*** Records for the task ***

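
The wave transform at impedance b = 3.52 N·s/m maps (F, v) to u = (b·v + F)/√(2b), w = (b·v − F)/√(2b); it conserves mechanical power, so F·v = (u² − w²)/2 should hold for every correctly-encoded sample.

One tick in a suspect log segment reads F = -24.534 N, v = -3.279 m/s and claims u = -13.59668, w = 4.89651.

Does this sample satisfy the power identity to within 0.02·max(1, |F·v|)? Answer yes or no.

F·v = (-24.534)×(-3.279) = 80.44699 W.
(u² − w²)/2 = (184.86971 − 23.97581)/2 = 80.44695 W.
|Δ| = 0.00004;  2% of max(1, |F·v|) = 1.60894.

yes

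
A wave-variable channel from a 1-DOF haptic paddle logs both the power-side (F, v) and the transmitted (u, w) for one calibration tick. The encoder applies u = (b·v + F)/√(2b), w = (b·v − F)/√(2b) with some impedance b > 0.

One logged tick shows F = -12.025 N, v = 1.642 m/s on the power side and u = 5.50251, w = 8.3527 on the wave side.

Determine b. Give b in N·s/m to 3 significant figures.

b = 35.6 N·s/m

u + w = 13.85521;  u + w = √(2b)·v, so √(2b) = 13.85521/1.642 = 8.43801.
b = (√(2b))²/2 = 71.19999/2 = 35.59999.
(Check via u − w = 2F/√(2b): u − w = -2.85019, 2F/√(2b) = -2.85020.)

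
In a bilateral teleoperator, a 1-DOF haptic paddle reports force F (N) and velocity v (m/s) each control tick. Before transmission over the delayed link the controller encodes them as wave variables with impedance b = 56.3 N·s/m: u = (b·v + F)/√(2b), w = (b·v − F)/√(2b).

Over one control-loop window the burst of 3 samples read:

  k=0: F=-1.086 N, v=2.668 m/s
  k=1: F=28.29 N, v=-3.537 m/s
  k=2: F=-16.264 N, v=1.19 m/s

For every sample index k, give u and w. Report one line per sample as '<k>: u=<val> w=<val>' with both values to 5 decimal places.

0: u=14.05315 w=14.25784
1: u=-16.10009 w=-21.43213
2: u=4.78103 w=7.84644

k=0: b·v=56.3×2.668=150.20840; √(2b)=10.61131; u=(150.20840+(-1.086))/10.61131=14.05315, w=(150.20840−(-1.086))/10.61131=14.25784
k=1: b·v=56.3×(-3.537)=-199.13310; √(2b)=10.61131; u=(-199.13310+28.29)/10.61131=-16.10009, w=(-199.13310−28.29)/10.61131=-21.43213
k=2: b·v=56.3×1.19=66.99700; √(2b)=10.61131; u=(66.99700+(-16.264))/10.61131=4.78103, w=(66.99700−(-16.264))/10.61131=7.84644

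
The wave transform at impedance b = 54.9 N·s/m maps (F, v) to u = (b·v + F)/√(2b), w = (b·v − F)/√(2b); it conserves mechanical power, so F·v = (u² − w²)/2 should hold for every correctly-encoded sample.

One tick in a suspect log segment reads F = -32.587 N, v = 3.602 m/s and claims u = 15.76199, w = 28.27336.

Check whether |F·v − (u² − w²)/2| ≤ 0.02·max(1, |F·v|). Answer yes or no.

F·v = (-32.587)×3.602 = -117.3784 W.
(u² − w²)/2 = (248.4403 − 799.3829)/2 = -275.4713 W.
|Δ| = 158.0929;  2% of max(1, |F·v|) = 2.3476.

no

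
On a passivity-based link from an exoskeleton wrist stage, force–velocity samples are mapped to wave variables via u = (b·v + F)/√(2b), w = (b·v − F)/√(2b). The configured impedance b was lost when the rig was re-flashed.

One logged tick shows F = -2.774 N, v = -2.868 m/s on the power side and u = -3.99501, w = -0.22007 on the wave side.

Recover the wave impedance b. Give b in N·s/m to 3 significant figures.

u + w = -4.21508;  u + w = √(2b)·v, so √(2b) = -4.21508/(-2.868) = 1.46969.
b = (√(2b))²/2 = 2.16000/2 = 1.08000.
(Check via u − w = 2F/√(2b): u − w = -3.77494, 2F/√(2b) = -3.77494.)

b = 1.08 N·s/m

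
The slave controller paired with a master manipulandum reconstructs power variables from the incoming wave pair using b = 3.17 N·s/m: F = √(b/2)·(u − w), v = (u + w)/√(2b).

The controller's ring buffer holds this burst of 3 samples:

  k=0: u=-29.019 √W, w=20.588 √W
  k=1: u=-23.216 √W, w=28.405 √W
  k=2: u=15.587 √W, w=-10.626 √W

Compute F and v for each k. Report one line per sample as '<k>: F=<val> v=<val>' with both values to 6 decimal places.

k=0: u−w=-49.607000, u+w=-8.431000; √(b/2)=1.258968, √(2b)=2.517936; F=1.258968×(-49.607)=-62.453617, v=-8.431000/2.517936=-3.348378
k=1: u−w=-51.621000, u+w=5.189000; √(b/2)=1.258968, √(2b)=2.517936; F=1.258968×(-51.621)=-64.989178, v=5.189000/2.517936=2.060815
k=2: u−w=26.213000, u+w=4.961000; √(b/2)=1.258968, √(2b)=2.517936; F=1.258968×26.213=33.001324, v=4.961000/2.517936=1.970265

0: F=-62.453617 v=-3.348378
1: F=-64.989178 v=2.060815
2: F=33.001324 v=1.970265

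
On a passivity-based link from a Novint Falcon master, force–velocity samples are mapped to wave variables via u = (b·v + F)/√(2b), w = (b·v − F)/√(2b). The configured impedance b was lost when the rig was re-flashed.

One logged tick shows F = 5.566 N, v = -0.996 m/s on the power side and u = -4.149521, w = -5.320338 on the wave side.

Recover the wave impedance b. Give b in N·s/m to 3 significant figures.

b = 45.2 N·s/m

u + w = -9.469859;  u + w = √(2b)·v, so √(2b) = -9.469859/(-0.996) = 9.507891.
b = (√(2b))²/2 = 90.399983/2 = 45.199991.
(Check via u − w = 2F/√(2b): u − w = 1.170817, 2F/√(2b) = 1.170817.)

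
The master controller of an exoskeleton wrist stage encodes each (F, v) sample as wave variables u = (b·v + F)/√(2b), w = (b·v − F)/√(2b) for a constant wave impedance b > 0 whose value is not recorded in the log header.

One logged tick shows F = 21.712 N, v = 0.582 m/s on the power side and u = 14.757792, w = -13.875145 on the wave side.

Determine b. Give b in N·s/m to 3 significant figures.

u + w = 0.882647;  u + w = √(2b)·v, so √(2b) = 0.882647/0.582 = 1.516576.
b = (√(2b))²/2 = 2.300002/2 = 1.150001.
(Check via u − w = 2F/√(2b): u − w = 28.632937, 2F/√(2b) = 28.632928.)

b = 1.15 N·s/m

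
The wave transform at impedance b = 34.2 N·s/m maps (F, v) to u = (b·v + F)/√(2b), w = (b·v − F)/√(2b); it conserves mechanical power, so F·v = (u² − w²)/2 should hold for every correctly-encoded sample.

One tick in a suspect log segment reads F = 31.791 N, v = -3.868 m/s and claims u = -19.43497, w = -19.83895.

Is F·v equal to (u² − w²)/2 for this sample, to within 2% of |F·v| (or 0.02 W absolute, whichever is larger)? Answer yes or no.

F·v = 31.791×(-3.868) = -122.9676 W.
(u² − w²)/2 = (377.7181 − 393.5839)/2 = -7.9329 W.
|Δ| = 115.0346;  2% of max(1, |F·v|) = 2.4594.

no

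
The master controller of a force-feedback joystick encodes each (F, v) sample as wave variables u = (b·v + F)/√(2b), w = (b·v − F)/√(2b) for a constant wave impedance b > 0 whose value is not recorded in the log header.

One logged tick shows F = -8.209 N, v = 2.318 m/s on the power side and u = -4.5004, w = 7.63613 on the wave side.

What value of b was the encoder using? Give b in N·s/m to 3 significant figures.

u + w = 3.1357;  u + w = √(2b)·v, so √(2b) = 3.1357/2.318 = 1.3528.
b = (√(2b))²/2 = 1.8300/2 = 0.9150.
(Check via u − w = 2F/√(2b): u − w = -12.1365, 2F/√(2b) = -12.1365.)

b = 0.915 N·s/m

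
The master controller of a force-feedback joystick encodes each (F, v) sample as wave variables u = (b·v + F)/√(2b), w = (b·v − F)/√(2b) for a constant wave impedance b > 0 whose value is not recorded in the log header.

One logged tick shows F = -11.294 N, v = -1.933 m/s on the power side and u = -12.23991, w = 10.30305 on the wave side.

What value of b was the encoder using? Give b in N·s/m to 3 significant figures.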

*** End of Records for the task ***

> **What the exercise asks**
Copy out all lines of the listing where the word "encoded" appears.

> **Solution**
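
The wave transform at impedance b = 3.52 N·s/m maps (F, v) to u = (b·v + F)/√(2b), w = (b·v − F)/√(2b); it conserves mechanical power, so F·v = (u² − w²)/2 should hold for every correctly-encoded sample.
The wave transform at impedance b = 54.9 N·s/m maps (F, v) to u = (b·v + F)/√(2b), w = (b·v − F)/√(2b); it conserves mechanical power, so F·v = (u² − w²)/2 should hold for every correctly-encoded sample.
The wave transform at impedance b = 34.2 N·s/m maps (F, v) to u = (b·v + F)/√(2b), w = (b·v − F)/√(2b); it conserves mechanical power, so F·v = (u² − w²)/2 should hold for every correctly-encoded sample.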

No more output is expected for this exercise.